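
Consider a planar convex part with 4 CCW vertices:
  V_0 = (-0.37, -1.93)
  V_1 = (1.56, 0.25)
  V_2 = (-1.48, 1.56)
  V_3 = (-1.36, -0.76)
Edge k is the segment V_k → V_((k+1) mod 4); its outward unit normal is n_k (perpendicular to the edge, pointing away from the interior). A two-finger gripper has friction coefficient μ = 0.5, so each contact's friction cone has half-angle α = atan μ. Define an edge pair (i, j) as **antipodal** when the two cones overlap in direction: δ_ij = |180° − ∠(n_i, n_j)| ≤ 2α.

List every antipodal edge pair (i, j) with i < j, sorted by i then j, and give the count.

α = atan 0.5 = 26.57°;  2α = 53.13°
n_0 = (+0.7487, -0.6629)
n_1 = (+0.3957, +0.9184)
n_2 = (-0.9987, -0.0517)
n_3 = (-0.7634, -0.6459)
  (0,1): δ = 71.79°  ·
  (0,2): δ = 44.48°  ✓
  (0,3): δ = 81.76°  ·
  (1,2): δ = 63.73°  ·
  (1,3): δ = 26.45°  ✓
  (2,3): δ = 142.72°  ·
antipodal pairs: 2

count = 2; pairs: (0,2), (1,3)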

---------------

WHAT TO WORK ON:
After reading the lines above, reproduce them all exactly.

SOLUTION FOR THIS PROBLEM:
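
Consider a planar convex part with 4 CCW vertices:
  V_0 = (-0.37, -1.93)
  V_1 = (1.56, 0.25)
  V_2 = (-1.48, 1.56)
  V_3 = (-1.36, -0.76)
Edge k is the segment V_k → V_((k+1) mod 4); its outward unit normal is n_k (perpendicular to the edge, pointing away from the interior). A two-finger gripper has friction coefficient μ = 0.5, so each contact's friction cone has half-angle α = atan μ. Define an edge pair (i, j) as **antipodal** when the two cones overlap in direction: δ_ij = |180° − ∠(n_i, n_j)| ≤ 2α.

List every antipodal edge pair (i, j) with i < j, sorted by i then j, and give the count.

α = atan 0.5 = 26.57°;  2α = 53.13°
n_0 = (+0.7487, -0.6629)
n_1 = (+0.3957, +0.9184)
n_2 = (-0.9987, -0.0517)
n_3 = (-0.7634, -0.6459)
  (0,1): δ = 71.79°  ·
  (0,2): δ = 44.48°  ✓
  (0,3): δ = 81.76°  ·
  (1,2): δ = 63.73°  ·
  (1,3): δ = 26.45°  ✓
  (2,3): δ = 142.72°  ·
antipodal pairs: 2

count = 2; pairs: (0,2), (1,3)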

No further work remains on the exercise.